### Work request
Everything in the listing below must be duplicated exactly.

:: Material for this exercise ::

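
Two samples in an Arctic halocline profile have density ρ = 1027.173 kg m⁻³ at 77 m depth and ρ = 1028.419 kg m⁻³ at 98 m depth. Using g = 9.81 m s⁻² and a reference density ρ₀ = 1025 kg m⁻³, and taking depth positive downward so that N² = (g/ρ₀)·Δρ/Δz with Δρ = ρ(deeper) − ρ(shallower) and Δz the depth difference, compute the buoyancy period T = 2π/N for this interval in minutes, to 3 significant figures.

Δρ = 1028.419 − 1027.173 = 1.246 kg m⁻³ over Δz = 98 − 77 = 21 m.
N² = (9.81/1025) × (1.246/21) = 5.6786 × 10⁻⁴ s⁻².
N = √(5.6786 × 10⁻⁴) = 0.023830 rad s⁻¹, so T = 2π/N = 263.67 s = 4.3945 min ≈ 4.39 min.

4.39 min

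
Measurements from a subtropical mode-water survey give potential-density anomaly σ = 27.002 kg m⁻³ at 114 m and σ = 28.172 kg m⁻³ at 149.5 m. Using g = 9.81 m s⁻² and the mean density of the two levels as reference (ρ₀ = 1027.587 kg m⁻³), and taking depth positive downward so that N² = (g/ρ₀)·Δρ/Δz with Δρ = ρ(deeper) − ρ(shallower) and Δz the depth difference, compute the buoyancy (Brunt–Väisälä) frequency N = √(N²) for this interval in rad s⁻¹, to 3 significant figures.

0.0177 rad s⁻¹

Δρ = 1028.172 − 1027.002 = 1.170 kg m⁻³ over Δz = 149.5 − 114 = 35.5 m.
N² = (9.81/1027.587) × (1.170/35.5) = 3.1464 × 10⁻⁴ s⁻².
N = √(3.1464 × 10⁻⁴) = 0.017738 rad s⁻¹ ≈ 0.0177 rad s⁻¹.
N² > 0, so the interval is statically stable.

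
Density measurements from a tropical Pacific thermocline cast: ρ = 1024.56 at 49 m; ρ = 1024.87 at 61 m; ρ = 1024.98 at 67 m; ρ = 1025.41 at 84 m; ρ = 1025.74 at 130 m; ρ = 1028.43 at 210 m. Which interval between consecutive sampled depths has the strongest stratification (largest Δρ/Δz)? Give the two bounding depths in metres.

Compute the density gradient over each adjacent pair:
  49–61 m: Δρ/Δz = 0.31/12 = 0.026 kg m⁻⁴
  61–67 m: Δρ/Δz = 0.11/6 = 0.018 kg m⁻⁴
  67–84 m: Δρ/Δz = 0.43/17 = 0.025 kg m⁻⁴
  84–130 m: Δρ/Δz = 0.33/46 = 7.2 × 10⁻³ kg m⁻⁴
  130–210 m: Δρ/Δz = 2.69/80 = 0.034 kg m⁻⁴
The largest gradient is in the 130–210 m interval — the pycnocline.

130–210 m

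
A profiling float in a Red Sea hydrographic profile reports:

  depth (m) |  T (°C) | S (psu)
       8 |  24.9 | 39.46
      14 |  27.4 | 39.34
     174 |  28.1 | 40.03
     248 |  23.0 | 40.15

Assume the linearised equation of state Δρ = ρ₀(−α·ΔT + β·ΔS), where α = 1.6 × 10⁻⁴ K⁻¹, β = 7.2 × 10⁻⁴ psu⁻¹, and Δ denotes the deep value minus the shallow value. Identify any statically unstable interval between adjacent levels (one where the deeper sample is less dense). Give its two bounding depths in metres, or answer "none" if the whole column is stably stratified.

8–14 m

Evaluate Δρ/ρ₀ = −αΔT + βΔS across each adjacent pair:
  8–14 m: −αΔT+βΔS = −(1.6 × 10⁻⁴)(+2.5)+(7.2 × 10⁻⁴)(-0.12) = -4.9 × 10⁻⁴ → UNSTABLE
  14–174 m: −αΔT+βΔS = −(1.6 × 10⁻⁴)(+0.7)+(7.2 × 10⁻⁴)(+0.69) = 3.8 × 10⁻⁴ → stable
  174–248 m: −αΔT+βΔS = −(1.6 × 10⁻⁴)(-5.1)+(7.2 × 10⁻⁴)(+0.12) = 9.0 × 10⁻⁴ → stable
The 8–14 m interval has Δρ < 0: lighter water underlies denser water.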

:::

### Answer box
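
Two samples in an Arctic halocline profile have density ρ = 1027.173 kg m⁻³ at 77 m depth and ρ = 1028.419 kg m⁻³ at 98 m depth. Using g = 9.81 m s⁻² and a reference density ρ₀ = 1025 kg m⁻³, and taking depth positive downward so that N² = (g/ρ₀)·Δρ/Δz with Δρ = ρ(deeper) − ρ(shallower) and Δz the depth difference, compute the buoyancy period T = 2π/N for this interval in minutes, to 3 significant figures.

Δρ = 1028.419 − 1027.173 = 1.246 kg m⁻³ over Δz = 98 − 77 = 21 m.
N² = (9.81/1025) × (1.246/21) = 5.6786 × 10⁻⁴ s⁻².
N = √(5.6786 × 10⁻⁴) = 0.023830 rad s⁻¹, so T = 2π/N = 263.67 s = 4.3945 min ≈ 4.39 min.

4.39 min

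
Measurements from a subtropical mode-water survey give potential-density anomaly σ = 27.002 kg m⁻³ at 114 m and σ = 28.172 kg m⁻³ at 149.5 m. Using g = 9.81 m s⁻² and the mean density of the two levels as reference (ρ₀ = 1027.587 kg m⁻³), and taking depth positive downward so that N² = (g/ρ₀)·Δρ/Δz with Δρ = ρ(deeper) − ρ(shallower) and Δz the depth difference, compute the buoyancy (Brunt–Väisälä) frequency N = √(N²) for this interval in rad s⁻¹, to 3 significant figures.

0.0177 rad s⁻¹

Δρ = 1028.172 − 1027.002 = 1.170 kg m⁻³ over Δz = 149.5 − 114 = 35.5 m.
N² = (9.81/1027.587) × (1.170/35.5) = 3.1464 × 10⁻⁴ s⁻².
N = √(3.1464 × 10⁻⁴) = 0.017738 rad s⁻¹ ≈ 0.0177 rad s⁻¹.
N² > 0, so the interval is statically stable.

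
Density measurements from a tropical Pacific thermocline cast: ρ = 1024.56 at 49 m; ρ = 1024.87 at 61 m; ρ = 1024.98 at 67 m; ρ = 1025.41 at 84 m; ρ = 1025.74 at 130 m; ρ = 1028.43 at 210 m. Which interval between consecutive sampled depths has the strongest stratification (largest Δρ/Δz)? Give the two bounding depths in metres.

Compute the density gradient over each adjacent pair:
  49–61 m: Δρ/Δz = 0.31/12 = 0.026 kg m⁻⁴
  61–67 m: Δρ/Δz = 0.11/6 = 0.018 kg m⁻⁴
  67–84 m: Δρ/Δz = 0.43/17 = 0.025 kg m⁻⁴
  84–130 m: Δρ/Δz = 0.33/46 = 7.2 × 10⁻³ kg m⁻⁴
  130–210 m: Δρ/Δz = 2.69/80 = 0.034 kg m⁻⁴
The largest gradient is in the 130–210 m interval — the pycnocline.

130–210 m

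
A profiling float in a Red Sea hydrographic profile reports:

  depth (m) |  T (°C) | S (psu)
       8 |  24.9 | 39.46
      14 |  27.4 | 39.34
     174 |  28.1 | 40.03
     248 |  23.0 | 40.15

Assume the linearised equation of state Δρ = ρ₀(−α·ΔT + β·ΔS), where α = 1.6 × 10⁻⁴ K⁻¹, β = 7.2 × 10⁻⁴ psu⁻¹, and Δ denotes the deep value minus the shallow value. Identify any statically unstable interval between adjacent levels (one where the deeper sample is less dense). Give its two bounding depths in metres, or answer "none" if the whole column is stably stratified.

8–14 m

Evaluate Δρ/ρ₀ = −αΔT + βΔS across each adjacent pair:
  8–14 m: −αΔT+βΔS = −(1.6 × 10⁻⁴)(+2.5)+(7.2 × 10⁻⁴)(-0.12) = -4.9 × 10⁻⁴ → UNSTABLE
  14–174 m: −αΔT+βΔS = −(1.6 × 10⁻⁴)(+0.7)+(7.2 × 10⁻⁴)(+0.69) = 3.8 × 10⁻⁴ → stable
  174–248 m: −αΔT+βΔS = −(1.6 × 10⁻⁴)(-5.1)+(7.2 × 10⁻⁴)(+0.12) = 9.0 × 10⁻⁴ → stable
The 8–14 m interval has Δρ < 0: lighter water underlies denser water.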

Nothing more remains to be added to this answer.